### Task directions
Repeat word for word, please, only the lines from the one that includes "In how many ways can 6" through the final line of the data.

--- START ---

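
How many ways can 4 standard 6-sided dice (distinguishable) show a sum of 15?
Coefficient of x^15 in (x + x² + ... + x^6)^4. By inclusion-exclusion on dice exceeding 6: Σ_j (-1)^j C(4,j)·C(15-1-6j, 3) = C(4,0)·C(14,3) - C(4,1)·C(8,3) = 1·364 - 4·56 = 140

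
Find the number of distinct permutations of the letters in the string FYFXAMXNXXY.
11! / (4! × 2! × 1! × 1! × 1! × 2!) = 415800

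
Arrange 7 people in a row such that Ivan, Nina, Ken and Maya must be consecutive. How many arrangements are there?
Treat the 4 as one block: (7-4+1)! × 4! = 24 × 24 = 576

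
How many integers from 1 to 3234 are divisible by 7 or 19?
⌊3234/7⌋ + ⌊3234/19⌋ - ⌊3234/133⌋ = 462 + 170 - 24 = 608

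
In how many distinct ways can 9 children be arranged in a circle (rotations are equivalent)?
Circular: fix one position, arrange the rest. (9-1)! = 40320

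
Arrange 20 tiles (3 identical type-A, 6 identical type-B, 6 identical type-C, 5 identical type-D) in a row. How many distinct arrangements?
20! / (3! × 6! × 6! × 5!) = 6518191680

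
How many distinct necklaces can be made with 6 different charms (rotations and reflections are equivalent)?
(6-1)!/2 = 120/2 = 60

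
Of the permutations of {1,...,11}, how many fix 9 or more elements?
Exactly j fixed points: C(11,j)·!(11-j); sum over j ≥ 9 (derangement numbers via !m = (m-1)·(!(m-1) + !(m-2)): !0..!2 = 1, 0, 1). Σ_{j=9}^{11} C(11,j)·!(11-j) = C(11,9)·!2 + C(11,10)·!1 + C(11,11)·!0 = 55·1 + 11·0 + 1·1 = 56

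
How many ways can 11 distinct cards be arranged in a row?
11! = 39916800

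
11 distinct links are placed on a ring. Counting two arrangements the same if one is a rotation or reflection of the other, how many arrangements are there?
(11-1)!/2 = 3628800/2 = 1814400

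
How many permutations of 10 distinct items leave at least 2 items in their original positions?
Exactly j fixed points: C(10,j)·!(10-j); sum over j ≥ 2 (derangement numbers via !m = (m-1)·(!(m-1) + !(m-2)): !0..!8 = 1, 0, 1, 2, 9, 44, 265, 1854, 14833). Σ_{j=2}^{10} C(10,j)·!(10-j) = C(10,2)·!8 + C(10,3)·!7 + C(10,4)·!6 + C(10,5)·!5 + C(10,6)·!4 + C(10,7)·!3 + C(10,8)·!2 + C(10,9)·!1 + C(10,10)·!0 = 45·14833 + 120·1854 + 210·265 + 252·44 + 210·9 + 120·2 + 45·1 + 10·0 + 1·1 = 958879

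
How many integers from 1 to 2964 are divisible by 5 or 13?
⌊2964/5⌋ + ⌊2964/13⌋ - ⌊2964/65⌋ = 592 + 228 - 45 = 775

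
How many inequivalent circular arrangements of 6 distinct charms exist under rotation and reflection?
(6-1)!/2 = 120/2 = 60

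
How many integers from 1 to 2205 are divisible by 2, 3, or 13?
⌊2205/2⌋+⌊2205/3⌋+⌊2205/13⌋ - ⌊2205/6⌋-⌊2205/26⌋-⌊2205/39⌋ + ⌊2205/78⌋ = 1102+735+169 - 367-84-56 + 28 = 1527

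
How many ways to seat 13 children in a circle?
Circular: fix one position, arrange the rest. (13-1)! = 479001600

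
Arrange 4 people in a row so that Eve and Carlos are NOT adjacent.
Total - adjacent = 4! - (4-1)!×2 = 24 - 12 = 12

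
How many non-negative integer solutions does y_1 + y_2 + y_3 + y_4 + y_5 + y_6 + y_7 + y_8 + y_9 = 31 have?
C(31+9-1, 9-1) = C(39, 8) = 61523748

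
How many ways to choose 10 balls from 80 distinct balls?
C(80,10) = 80!/(10!×70!) = 1646492110120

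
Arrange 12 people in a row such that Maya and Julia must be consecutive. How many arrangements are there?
Treat the 2 as one block: (12-2+1)! × 2! = 39916800 × 2 = 79833600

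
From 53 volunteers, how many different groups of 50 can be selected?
C(53,50) = 53!/(50!×3!) = 23426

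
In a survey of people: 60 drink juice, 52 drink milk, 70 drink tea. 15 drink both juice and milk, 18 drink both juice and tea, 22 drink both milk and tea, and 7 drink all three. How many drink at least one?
|A∪B∪C| = 60+52+70-15-18-22+7 = 134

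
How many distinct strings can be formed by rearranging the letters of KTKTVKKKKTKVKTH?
15! / (4! × 2! × 1! × 8!) = 675675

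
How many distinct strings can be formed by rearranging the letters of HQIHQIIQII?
10! / (3! × 2! × 5!) = 2520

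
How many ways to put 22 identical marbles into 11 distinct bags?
C(22+11-1, 11-1) = C(32, 10) = 64512240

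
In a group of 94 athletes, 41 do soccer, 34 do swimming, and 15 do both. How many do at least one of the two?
|A∪B| = |A| + |B| - |A∩B| = 41 + 34 - 15 = 60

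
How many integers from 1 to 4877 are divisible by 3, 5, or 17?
⌊4877/3⌋+⌊4877/5⌋+⌊4877/17⌋ - ⌊4877/15⌋-⌊4877/51⌋-⌊4877/85⌋ + ⌊4877/255⌋ = 1625+975+286 - 325-95-57 + 19 = 2428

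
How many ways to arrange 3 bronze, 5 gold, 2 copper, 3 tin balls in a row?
13! / (3! × 5! × 2! × 3!) = 720720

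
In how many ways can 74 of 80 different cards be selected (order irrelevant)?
C(80,74) = 80!/(74!×6!) = 300500200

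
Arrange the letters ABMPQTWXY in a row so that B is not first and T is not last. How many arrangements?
By inclusion-exclusion: 9! - 2×(9-1)! + (9-2)! = 362880 - 80640 + 5040 = 287280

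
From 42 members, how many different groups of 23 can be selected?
C(42,23) = 42!/(23!×19!) = 446775310800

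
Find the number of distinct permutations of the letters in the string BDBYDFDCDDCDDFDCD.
17! / (3! × 9! × 2! × 2! × 1!) = 40840800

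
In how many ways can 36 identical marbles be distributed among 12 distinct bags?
C(36+12-1, 12-1) = C(47, 11) = 17417133617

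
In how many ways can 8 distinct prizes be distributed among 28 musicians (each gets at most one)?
P(28,8) = 28!/(28-8)! = 125318793600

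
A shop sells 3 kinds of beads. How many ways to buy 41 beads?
C(41+3-1, 3-1) = C(43, 2) = 903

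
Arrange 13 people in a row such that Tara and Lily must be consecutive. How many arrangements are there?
Treat the 2 as one block: (13-2+1)! × 2! = 479001600 × 2 = 958003200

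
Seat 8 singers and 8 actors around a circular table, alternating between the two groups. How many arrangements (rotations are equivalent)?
Fix one of the singers: (8-1)! ways for the remaining singers, × 8! ways for the actors = 5040 × 40320 = 203212800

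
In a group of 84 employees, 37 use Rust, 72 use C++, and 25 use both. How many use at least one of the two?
|A∪B| = |A| + |B| - |A∩B| = 37 + 72 - 25 = 84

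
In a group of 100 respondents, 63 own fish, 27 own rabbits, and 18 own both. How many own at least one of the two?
|A∪B| = |A| + |B| - |A∩B| = 63 + 27 - 18 = 72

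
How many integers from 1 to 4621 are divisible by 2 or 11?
⌊4621/2⌋ + ⌊4621/11⌋ - ⌊4621/22⌋ = 2310 + 420 - 210 = 2520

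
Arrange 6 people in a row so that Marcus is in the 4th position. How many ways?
Fix one position: (6-1)! = 120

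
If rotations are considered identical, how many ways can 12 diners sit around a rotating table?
Circular: fix one position, arrange the rest. (12-1)! = 39916800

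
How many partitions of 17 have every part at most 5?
Let r_j(i) = number of partitions of i into parts ≤ j, for i = 0..17. r_1(i) = 1 for all i; r_j(i) = r_{j-1}(i) + r_j(i-j). Rows j = 2..5: ≤2: 1 1 2 2 3 3 4 4 5 5 6 6 7 7 8 8 9 9; ≤3: 1 1 2 3 4 5 7 8 10 12 14 16 19 21 24 27 30 33; ≤4: 1 1 2 3 5 6 9 11 15 18 23 27 34 39 47 54 64 72; ≤5: 1 1 2 3 5 7 10 13 18 23 30 37 47 57 70 84 101 119. r_5(17) = 119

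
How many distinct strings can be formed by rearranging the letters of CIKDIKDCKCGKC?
13! / (4! × 2! × 4! × 2! × 1!) = 2702700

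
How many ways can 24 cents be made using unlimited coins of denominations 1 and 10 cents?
Coefficient of x^24 in 1/(1-x^1) · 1/(1-x^10). Use j coins of 10 for j = 0..⌊24/10⌋ = 2, the rest in 1s: 2 + 1 = 3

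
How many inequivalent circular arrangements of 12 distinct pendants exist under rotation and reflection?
(12-1)!/2 = 39916800/2 = 19958400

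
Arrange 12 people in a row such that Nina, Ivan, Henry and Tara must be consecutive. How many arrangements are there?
Treat the 4 as one block: (12-4+1)! × 4! = 362880 × 24 = 8709120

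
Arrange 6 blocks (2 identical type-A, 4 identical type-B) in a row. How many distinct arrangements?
6! / (2! × 4!) = 15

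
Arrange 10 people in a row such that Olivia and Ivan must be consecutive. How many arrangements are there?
Treat the 2 as one block: (10-2+1)! × 2! = 362880 × 2 = 725760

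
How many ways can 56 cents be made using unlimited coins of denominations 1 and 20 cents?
Coefficient of x^56 in 1/(1-x^1) · 1/(1-x^20). Use j coins of 20 for j = 0..⌊56/20⌋ = 2, the rest in 1s: 2 + 1 = 3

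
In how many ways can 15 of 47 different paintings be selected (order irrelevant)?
C(47,15) = 47!/(15!×32!) = 751616304549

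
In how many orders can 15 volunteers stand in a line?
15! = 1307674368000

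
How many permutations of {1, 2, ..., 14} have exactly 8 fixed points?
Choose the 8 fixed points C(14,8) = 3003, derange the rest: !6 = Σ_{j=0}^{6} (-1)^j·6!/j! = 720 - 720 + 360 - 120 + 30 - 6 + 1 = 265. Product = 3003 × 265 = 795795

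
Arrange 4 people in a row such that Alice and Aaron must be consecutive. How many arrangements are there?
Treat the 2 as one block: (4-2+1)! × 2! = 6 × 2 = 12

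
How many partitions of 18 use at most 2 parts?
By conjugation, equals partitions of 18 into parts ≤ 2. Let r_j(i) = number of partitions of i into parts ≤ j, for i = 0..18. r_1(i) = 1 for all i; r_j(i) = r_{j-1}(i) + r_j(i-j). Rows j = 2..2: ≤2: 1 1 2 2 3 3 4 4 5 5 6 6 7 7 8 8 9 9 10. r_2(18) = 10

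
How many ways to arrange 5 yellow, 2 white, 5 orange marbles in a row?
12! / (5! × 2! × 5!) = 16632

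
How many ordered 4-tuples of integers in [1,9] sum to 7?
Coefficient of x^7 in (x + x² + ... + x^9)^4. By inclusion-exclusion on dice exceeding 9: Σ_j (-1)^j C(4,j)·C(7-1-9j, 3) = C(4,0)·C(6,3) = 1·20 = 20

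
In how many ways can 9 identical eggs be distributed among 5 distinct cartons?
C(9+5-1, 5-1) = C(13, 4) = 715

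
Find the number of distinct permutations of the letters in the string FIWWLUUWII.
10! / (3! × 3! × 1! × 1! × 2!) = 50400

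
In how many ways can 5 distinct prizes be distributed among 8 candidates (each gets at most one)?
P(8,5) = 8!/(8-5)! = 6720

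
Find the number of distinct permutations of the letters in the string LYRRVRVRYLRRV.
13! / (3! × 6! × 2! × 2!) = 360360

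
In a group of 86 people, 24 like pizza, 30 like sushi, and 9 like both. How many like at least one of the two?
|A∪B| = |A| + |B| - |A∩B| = 24 + 30 - 9 = 45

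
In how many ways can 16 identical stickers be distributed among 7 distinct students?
C(16+7-1, 7-1) = C(22, 6) = 74613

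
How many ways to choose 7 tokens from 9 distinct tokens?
C(9,7) = 9!/(7!×2!) = 36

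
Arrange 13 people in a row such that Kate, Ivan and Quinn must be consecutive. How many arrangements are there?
Treat the 3 as one block: (13-3+1)! × 3! = 39916800 × 6 = 239500800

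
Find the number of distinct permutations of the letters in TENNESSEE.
9! / (1! × 4! × 2! × 2!) = 3780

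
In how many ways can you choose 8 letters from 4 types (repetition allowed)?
C(8+4-1, 4-1) = C(11, 3) = 165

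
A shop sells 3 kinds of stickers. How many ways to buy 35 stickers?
C(35+3-1, 3-1) = C(37, 2) = 666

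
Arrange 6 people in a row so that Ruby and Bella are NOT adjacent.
Total - adjacent = 6! - (6-1)!×2 = 720 - 240 = 480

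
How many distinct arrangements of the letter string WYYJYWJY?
8! / (4! × 2! × 2!) = 420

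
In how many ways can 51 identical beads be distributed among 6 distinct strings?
C(51+6-1, 6-1) = C(56, 5) = 3819816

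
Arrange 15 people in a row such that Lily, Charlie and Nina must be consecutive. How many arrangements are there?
Treat the 3 as one block: (15-3+1)! × 3! = 6227020800 × 6 = 37362124800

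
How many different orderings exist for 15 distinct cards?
15! = 1307674368000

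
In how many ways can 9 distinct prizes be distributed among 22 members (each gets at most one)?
P(22,9) = 22!/(22-9)! = 180503769600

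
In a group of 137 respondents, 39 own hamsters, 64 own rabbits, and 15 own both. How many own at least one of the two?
|A∪B| = |A| + |B| - |A∩B| = 39 + 64 - 15 = 88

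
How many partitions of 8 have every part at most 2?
Let r_j(i) = number of partitions of i into parts ≤ j, for i = 0..8. r_1(i) = 1 for all i; r_j(i) = r_{j-1}(i) + r_j(i-j). Rows j = 2..2: ≤2: 1 1 2 2 3 3 4 4 5. r_2(8) = 5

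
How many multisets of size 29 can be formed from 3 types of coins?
C(29+3-1, 3-1) = C(31, 2) = 465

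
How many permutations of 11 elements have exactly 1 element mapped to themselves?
Choose the 1 fixed point C(11,1) = 11, derange the rest: !10 = Σ_{j=0}^{10} (-1)^j·10!/j! = 3628800 - 3628800 + 1814400 - 604800 + 151200 - 30240 + 5040 - 720 + 90 - 10 + 1 = 1334961. Product = 11 × 1334961 = 14684571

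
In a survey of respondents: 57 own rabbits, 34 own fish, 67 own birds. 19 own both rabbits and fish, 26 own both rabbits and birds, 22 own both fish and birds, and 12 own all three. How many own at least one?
|A∪B∪C| = 57+34+67-19-26-22+12 = 103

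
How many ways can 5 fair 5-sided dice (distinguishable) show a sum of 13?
Coefficient of x^13 in (x + x² + ... + x^5)^5. By inclusion-exclusion on dice exceeding 5: Σ_j (-1)^j C(5,j)·C(13-1-5j, 4) = C(5,0)·C(12,4) - C(5,1)·C(7,4) = 1·495 - 5·35 = 320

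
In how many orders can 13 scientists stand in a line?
13! = 6227020800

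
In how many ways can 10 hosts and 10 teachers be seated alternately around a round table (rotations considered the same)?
Fix one of the hosts: (10-1)! ways for the remaining hosts, × 10! ways for the teachers = 362880 × 3628800 = 1316818944000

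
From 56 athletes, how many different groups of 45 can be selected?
C(56,45) = 56!/(45!×11!) = 148902215280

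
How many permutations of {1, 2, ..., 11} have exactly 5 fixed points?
Choose the 5 fixed points C(11,5) = 462, derange the rest: !6 = Σ_{j=0}^{6} (-1)^j·6!/j! = 720 - 720 + 360 - 120 + 30 - 6 + 1 = 265. Product = 462 × 265 = 122430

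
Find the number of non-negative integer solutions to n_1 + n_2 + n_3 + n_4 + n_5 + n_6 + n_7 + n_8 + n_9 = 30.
C(30+9-1, 9-1) = C(38, 8) = 48903492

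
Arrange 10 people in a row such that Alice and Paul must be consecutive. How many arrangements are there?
Treat the 2 as one block: (10-2+1)! × 2! = 362880 × 2 = 725760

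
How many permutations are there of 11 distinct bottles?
11! = 39916800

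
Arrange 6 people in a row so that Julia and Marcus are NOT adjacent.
Total - adjacent = 6! - (6-1)!×2 = 720 - 240 = 480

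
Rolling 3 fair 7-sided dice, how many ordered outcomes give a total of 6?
Coefficient of x^6 in (x + x² + ... + x^7)^3. By inclusion-exclusion on dice exceeding 7: Σ_j (-1)^j C(3,j)·C(6-1-7j, 2) = C(3,0)·C(5,2) = 1·10 = 10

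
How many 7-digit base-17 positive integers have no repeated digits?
First digit: 16 choices (nonzero). Then descending: 16 × 16 × 15 × 14 × 13 × 12 × 11 = 92252160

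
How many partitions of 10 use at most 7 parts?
By conjugation, equals partitions of 10 into parts ≤ 7. Let r_j(i) = number of partitions of i into parts ≤ j, for i = 0..10. r_1(i) = 1 for all i; r_j(i) = r_{j-1}(i) + r_j(i-j). Rows j = 2..7: ≤2: 1 1 2 2 3 3 4 4 5 5 6; ≤3: 1 1 2 3 4 5 7 8 10 12 14; ≤4: 1 1 2 3 5 6 9 11 15 18 23; ≤5: 1 1 2 3 5 7 10 13 18 23 30; ≤6: 1 1 2 3 5 7 11 14 20 26 35; ≤7: 1 1 2 3 5 7 11 15 21 28 38. r_7(10) = 38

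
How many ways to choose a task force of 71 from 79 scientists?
C(79,71) = 79!/(71!×8!) = 26088783435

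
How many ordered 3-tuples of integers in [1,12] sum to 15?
Coefficient of x^15 in (x + x² + ... + x^12)^3. By inclusion-exclusion on dice exceeding 12: Σ_j (-1)^j C(3,j)·C(15-1-12j, 2) = C(3,0)·C(14,2) - C(3,1)·C(2,2) = 1·91 - 3·1 = 88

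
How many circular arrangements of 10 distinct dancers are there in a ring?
Circular: fix one position, arrange the rest. (10-1)! = 362880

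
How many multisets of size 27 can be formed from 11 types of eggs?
C(27+11-1, 11-1) = C(37, 10) = 348330136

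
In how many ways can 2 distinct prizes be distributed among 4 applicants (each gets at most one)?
P(4,2) = 4!/(4-2)! = 12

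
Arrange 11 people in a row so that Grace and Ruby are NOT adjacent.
Total - adjacent = 11! - (11-1)!×2 = 39916800 - 7257600 = 32659200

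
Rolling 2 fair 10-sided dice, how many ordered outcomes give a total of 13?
Coefficient of x^13 in (x + x² + ... + x^10)^2. By inclusion-exclusion on dice exceeding 10: Σ_j (-1)^j C(2,j)·C(13-1-10j, 1) = C(2,0)·C(12,1) - C(2,1)·C(2,1) = 1·12 - 2·2 = 8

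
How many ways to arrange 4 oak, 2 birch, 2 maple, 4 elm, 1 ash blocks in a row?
13! / (4! × 2! × 2! × 4! × 1!) = 2702700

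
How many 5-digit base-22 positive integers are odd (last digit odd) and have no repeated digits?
Last∈{1,3,5,7,9,11,13,15,17,19,21}. Last=0: 0. Last nonzero: 11×20×P(20,3) = 1504800. Total = 1504800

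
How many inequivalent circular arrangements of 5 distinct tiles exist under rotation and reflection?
(5-1)!/2 = 24/2 = 12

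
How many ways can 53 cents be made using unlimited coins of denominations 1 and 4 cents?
Coefficient of x^53 in 1/(1-x^1) · 1/(1-x^4). Use j coins of 4 for j = 0..⌊53/4⌋ = 13, the rest in 1s: 13 + 1 = 14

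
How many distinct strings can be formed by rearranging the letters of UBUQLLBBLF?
10! / (3! × 2! × 3! × 1! × 1!) = 50400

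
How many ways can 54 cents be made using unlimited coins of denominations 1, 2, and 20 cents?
Coefficient of x^54 in 1/(1-x^1) · 1/(1-x^2) · 1/(1-x^20). Case on j = number of 20-cent coins (j = 0..2); remainder r = 54 - 20j is made from {1,2} in ⌊r/2⌋+1 ways. r = 54, 34, 14 → 28 + 18 + 8 = 54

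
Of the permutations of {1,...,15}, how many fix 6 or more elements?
Exactly j fixed points: C(15,j)·!(15-j); sum over j ≥ 6 (derangement numbers via !m = (m-1)·(!(m-1) + !(m-2)): !0..!9 = 1, 0, 1, 2, 9, 44, 265, 1854, 14833, 133496). Σ_{j=6}^{15} C(15,j)·!(15-j) = C(15,6)·!9 + C(15,7)·!8 + C(15,8)·!7 + C(15,9)·!6 + C(15,10)·!5 + C(15,11)·!4 + C(15,12)·!3 + C(15,13)·!2 + C(15,14)·!1 + C(15,15)·!0 = 5005·133496 + 6435·14833 + 6435·1854 + 5005·265 + 3003·44 + 1365·9 + 455·2 + 105·1 + 15·0 + 1·1 = 777000083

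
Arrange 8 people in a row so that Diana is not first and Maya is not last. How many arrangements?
By inclusion-exclusion: 8! - 2×(8-1)! + (8-2)! = 40320 - 10080 + 720 = 30960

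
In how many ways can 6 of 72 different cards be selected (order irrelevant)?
C(72,6) = 72!/(6!×66!) = 156238908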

--- END ---

### Result of this task
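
In how many ways can 6 of 72 different cards be selected (order irrelevant)?
C(72,6) = 72!/(6!×66!) = 156238908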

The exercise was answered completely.